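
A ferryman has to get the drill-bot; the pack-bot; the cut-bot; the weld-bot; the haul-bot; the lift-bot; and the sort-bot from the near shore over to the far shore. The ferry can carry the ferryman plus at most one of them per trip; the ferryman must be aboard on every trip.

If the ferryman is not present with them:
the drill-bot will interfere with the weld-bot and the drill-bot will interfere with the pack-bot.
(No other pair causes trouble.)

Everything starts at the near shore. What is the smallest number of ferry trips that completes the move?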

====================

# Problem statement:
Check each line above for "pack" and return the ones that have it.

# Exercise solution:
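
A ferryman has to get the drill-bot; the pack-bot; the cut-bot; the weld-bot; the haul-bot; the lift-bot; and the sort-bot from the near shore over to the far shore. The ferry can carry the ferryman plus at most one of them per trip; the ferryman must be aboard on every trip.
the drill-bot will interfere with the weld-bot and the drill-bot will interfere with the pack-bot.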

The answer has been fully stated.